## Try it:
The response must consist of all the entries, duplicated without alteration.

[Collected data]
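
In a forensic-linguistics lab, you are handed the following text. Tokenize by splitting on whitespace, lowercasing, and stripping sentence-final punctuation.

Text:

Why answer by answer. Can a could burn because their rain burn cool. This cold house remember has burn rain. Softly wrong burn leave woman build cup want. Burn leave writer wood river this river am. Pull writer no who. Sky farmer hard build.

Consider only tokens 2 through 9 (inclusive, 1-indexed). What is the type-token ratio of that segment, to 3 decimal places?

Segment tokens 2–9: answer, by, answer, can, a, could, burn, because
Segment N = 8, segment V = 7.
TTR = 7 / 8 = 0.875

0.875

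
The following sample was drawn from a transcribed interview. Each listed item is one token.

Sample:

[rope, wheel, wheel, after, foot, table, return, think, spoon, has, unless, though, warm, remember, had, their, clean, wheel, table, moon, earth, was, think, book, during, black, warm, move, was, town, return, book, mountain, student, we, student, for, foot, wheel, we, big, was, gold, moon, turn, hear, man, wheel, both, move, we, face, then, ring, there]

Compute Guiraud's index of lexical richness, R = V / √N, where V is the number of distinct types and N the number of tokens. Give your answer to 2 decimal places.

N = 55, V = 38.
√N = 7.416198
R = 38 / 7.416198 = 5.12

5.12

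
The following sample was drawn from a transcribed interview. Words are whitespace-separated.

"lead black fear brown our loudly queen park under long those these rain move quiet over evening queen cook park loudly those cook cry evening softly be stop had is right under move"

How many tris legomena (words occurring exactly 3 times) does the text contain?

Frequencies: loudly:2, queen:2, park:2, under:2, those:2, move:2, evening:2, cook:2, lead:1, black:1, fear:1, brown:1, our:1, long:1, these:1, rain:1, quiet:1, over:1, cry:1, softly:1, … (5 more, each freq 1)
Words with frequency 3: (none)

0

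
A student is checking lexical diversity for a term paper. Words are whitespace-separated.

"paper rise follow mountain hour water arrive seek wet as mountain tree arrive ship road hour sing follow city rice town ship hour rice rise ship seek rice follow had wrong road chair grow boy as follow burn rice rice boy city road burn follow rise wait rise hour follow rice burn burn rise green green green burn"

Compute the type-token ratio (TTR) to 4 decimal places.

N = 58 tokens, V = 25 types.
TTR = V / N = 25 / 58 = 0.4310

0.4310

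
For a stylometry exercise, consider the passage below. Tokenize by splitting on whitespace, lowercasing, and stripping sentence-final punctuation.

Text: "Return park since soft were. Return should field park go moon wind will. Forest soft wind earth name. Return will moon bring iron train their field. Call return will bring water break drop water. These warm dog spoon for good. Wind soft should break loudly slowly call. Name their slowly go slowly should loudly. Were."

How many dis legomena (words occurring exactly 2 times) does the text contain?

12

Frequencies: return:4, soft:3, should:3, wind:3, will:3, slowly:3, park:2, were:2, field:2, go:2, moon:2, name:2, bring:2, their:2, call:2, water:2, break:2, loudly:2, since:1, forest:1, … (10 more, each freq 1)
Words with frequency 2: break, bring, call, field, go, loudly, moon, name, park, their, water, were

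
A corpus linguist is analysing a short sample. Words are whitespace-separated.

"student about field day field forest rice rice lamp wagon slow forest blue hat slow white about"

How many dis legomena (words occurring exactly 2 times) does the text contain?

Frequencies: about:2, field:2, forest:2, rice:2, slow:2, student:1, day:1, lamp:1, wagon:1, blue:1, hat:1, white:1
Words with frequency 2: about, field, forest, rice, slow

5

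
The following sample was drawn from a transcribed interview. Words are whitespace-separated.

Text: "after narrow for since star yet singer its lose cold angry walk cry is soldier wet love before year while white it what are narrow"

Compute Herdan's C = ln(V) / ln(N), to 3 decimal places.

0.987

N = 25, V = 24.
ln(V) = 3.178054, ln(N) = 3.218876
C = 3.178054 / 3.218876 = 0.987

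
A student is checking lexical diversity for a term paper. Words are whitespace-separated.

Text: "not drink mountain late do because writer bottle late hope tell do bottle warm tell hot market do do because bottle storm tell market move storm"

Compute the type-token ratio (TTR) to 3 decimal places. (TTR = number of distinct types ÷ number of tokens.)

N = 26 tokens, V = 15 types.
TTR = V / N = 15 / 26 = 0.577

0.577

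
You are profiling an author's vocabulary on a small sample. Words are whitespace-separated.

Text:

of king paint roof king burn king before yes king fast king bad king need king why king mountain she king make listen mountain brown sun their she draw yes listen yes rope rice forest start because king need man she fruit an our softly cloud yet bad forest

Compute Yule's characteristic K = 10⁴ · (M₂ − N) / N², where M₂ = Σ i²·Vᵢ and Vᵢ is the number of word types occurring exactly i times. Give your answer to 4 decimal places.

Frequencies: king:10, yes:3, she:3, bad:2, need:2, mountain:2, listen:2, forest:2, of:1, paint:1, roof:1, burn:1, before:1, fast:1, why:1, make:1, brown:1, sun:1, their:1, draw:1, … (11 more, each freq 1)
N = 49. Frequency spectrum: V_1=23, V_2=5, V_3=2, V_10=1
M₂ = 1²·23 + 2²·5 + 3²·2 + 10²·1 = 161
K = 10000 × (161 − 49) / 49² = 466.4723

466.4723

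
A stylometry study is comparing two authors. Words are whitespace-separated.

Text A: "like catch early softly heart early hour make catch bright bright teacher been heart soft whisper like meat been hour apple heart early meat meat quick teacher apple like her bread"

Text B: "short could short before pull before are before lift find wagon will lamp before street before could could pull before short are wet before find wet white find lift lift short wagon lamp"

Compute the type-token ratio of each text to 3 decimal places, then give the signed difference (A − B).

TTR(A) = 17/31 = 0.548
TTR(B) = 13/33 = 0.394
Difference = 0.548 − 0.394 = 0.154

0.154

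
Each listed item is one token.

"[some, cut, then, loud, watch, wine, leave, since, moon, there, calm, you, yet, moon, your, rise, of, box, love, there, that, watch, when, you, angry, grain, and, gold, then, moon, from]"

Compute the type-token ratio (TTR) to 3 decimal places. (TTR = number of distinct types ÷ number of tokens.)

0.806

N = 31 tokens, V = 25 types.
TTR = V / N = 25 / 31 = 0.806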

## Completed exercise:
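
In a forensic-linguistics lab, you are handed the following text. Tokenize by splitting on whitespace, lowercasing, and stripping sentence-final punctuation.

Text:

Why answer by answer. Can a could burn because their rain burn cool. This cold house remember has burn rain. Softly wrong burn leave woman build cup want. Burn leave writer wood river this river am. Pull writer no who. Sky farmer hard build.

Consider only tokens 2 through 9 (inclusive, 1-indexed). What is the type-token ratio of that segment, to 3 decimal places?

Segment tokens 2–9: answer, by, answer, can, a, could, burn, because
Segment N = 8, segment V = 7.
TTR = 7 / 8 = 0.875

0.875

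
The following sample was drawn from a transcribed interview. Each listed item is one token.

Sample:

[rope, wheel, wheel, after, foot, table, return, think, spoon, has, unless, though, warm, remember, had, their, clean, wheel, table, moon, earth, was, think, book, during, black, warm, move, was, town, return, book, mountain, student, we, student, for, foot, wheel, we, big, was, gold, moon, turn, hear, man, wheel, both, move, we, face, then, ring, there]

Compute Guiraud's index of lexical richness, R = V / √N, where V is the number of distinct types and N the number of tokens. Give your answer to 2 decimal places.

N = 55, V = 38.
√N = 7.416198
R = 38 / 7.416198 = 5.12

5.12

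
The following sample was drawn from a transcribed interview. Words are whitespace-separated.

"lead black fear brown our loudly queen park under long those these rain move quiet over evening queen cook park loudly those cook cry evening softly be stop had is right under move"

How many tris legomena (words occurring exactly 3 times) does the text contain?

Frequencies: loudly:2, queen:2, park:2, under:2, those:2, move:2, evening:2, cook:2, lead:1, black:1, fear:1, brown:1, our:1, long:1, these:1, rain:1, quiet:1, over:1, cry:1, softly:1, … (5 more, each freq 1)
Words with frequency 3: (none)

0

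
A student is checking lexical diversity for a term paper. Words are whitespace-separated.

"paper rise follow mountain hour water arrive seek wet as mountain tree arrive ship road hour sing follow city rice town ship hour rice rise ship seek rice follow had wrong road chair grow boy as follow burn rice rice boy city road burn follow rise wait rise hour follow rice burn burn rise green green green burn"

Compute the type-token ratio (TTR) to 4 decimal places.

N = 58 tokens, V = 25 types.
TTR = V / N = 25 / 58 = 0.4310

0.4310

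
For a stylometry exercise, consider the passage below. Tokenize by splitting on whitespace, lowercasing, and stripping sentence-final punctuation.

Text: "Return park since soft were. Return should field park go moon wind will. Forest soft wind earth name. Return will moon bring iron train their field. Call return will bring water break drop water. These warm dog spoon for good. Wind soft should break loudly slowly call. Name their slowly go slowly should loudly. Were."

How many dis legomena (words occurring exactly 2 times) does the text contain?

12

Frequencies: return:4, soft:3, should:3, wind:3, will:3, slowly:3, park:2, were:2, field:2, go:2, moon:2, name:2, bring:2, their:2, call:2, water:2, break:2, loudly:2, since:1, forest:1, … (10 more, each freq 1)
Words with frequency 2: break, bring, call, field, go, loudly, moon, name, park, their, water, were

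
A corpus linguist is analysing a short sample. Words are whitespace-separated.

"student about field day field forest rice rice lamp wagon slow forest blue hat slow white about"

How many dis legomena (words occurring exactly 2 times) does the text contain?

Frequencies: about:2, field:2, forest:2, rice:2, slow:2, student:1, day:1, lamp:1, wagon:1, blue:1, hat:1, white:1
Words with frequency 2: about, field, forest, rice, slow

5

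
The following sample was drawn from a transcribed interview. Words are whitespace-separated.

Text: "after narrow for since star yet singer its lose cold angry walk cry is soldier wet love before year while white it what are narrow"

Compute Herdan's C = ln(V) / ln(N), to 3 decimal places.

0.987

N = 25, V = 24.
ln(V) = 3.178054, ln(N) = 3.218876
C = 3.178054 / 3.218876 = 0.987

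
A student is checking lexical diversity for a term paper. Words are whitespace-separated.

Text: "not drink mountain late do because writer bottle late hope tell do bottle warm tell hot market do do because bottle storm tell market move storm"

Compute the type-token ratio (TTR) to 3 decimal places. (TTR = number of distinct types ÷ number of tokens.)

N = 26 tokens, V = 15 types.
TTR = V / N = 15 / 26 = 0.577

0.577

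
You are profiling an author's vocabulary on a small sample. Words are whitespace-separated.

Text:

of king paint roof king burn king before yes king fast king bad king need king why king mountain she king make listen mountain brown sun their she draw yes listen yes rope rice forest start because king need man she fruit an our softly cloud yet bad forest

Compute Yule's characteristic K = 10⁴ · (M₂ − N) / N², where M₂ = Σ i²·Vᵢ and Vᵢ is the number of word types occurring exactly i times. Give your answer to 4 decimal places.

Frequencies: king:10, yes:3, she:3, bad:2, need:2, mountain:2, listen:2, forest:2, of:1, paint:1, roof:1, burn:1, before:1, fast:1, why:1, make:1, brown:1, sun:1, their:1, draw:1, … (11 more, each freq 1)
N = 49. Frequency spectrum: V_1=23, V_2=5, V_3=2, V_10=1
M₂ = 1²·23 + 2²·5 + 3²·2 + 10²·1 = 161
K = 10000 × (161 − 49) / 49² = 466.4723

466.4723

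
A stylometry study is comparing two authors. Words are whitespace-separated.

Text A: "like catch early softly heart early hour make catch bright bright teacher been heart soft whisper like meat been hour apple heart early meat meat quick teacher apple like her bread"

Text B: "short could short before pull before are before lift find wagon will lamp before street before could could pull before short are wet before find wet white find lift lift short wagon lamp"

Compute the type-token ratio of each text to 3 decimal places, then give the signed difference (A − B).

TTR(A) = 17/31 = 0.548
TTR(B) = 13/33 = 0.394
Difference = 0.548 − 0.394 = 0.154

0.154

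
Each listed item is one token.

"[some, cut, then, loud, watch, wine, leave, since, moon, there, calm, you, yet, moon, your, rise, of, box, love, there, that, watch, when, you, angry, grain, and, gold, then, moon, from]"

Compute the type-token ratio (TTR) to 3 decimal places. (TTR = number of distinct types ÷ number of tokens.)

0.806

N = 31 tokens, V = 25 types.
TTR = V / N = 25 / 31 = 0.806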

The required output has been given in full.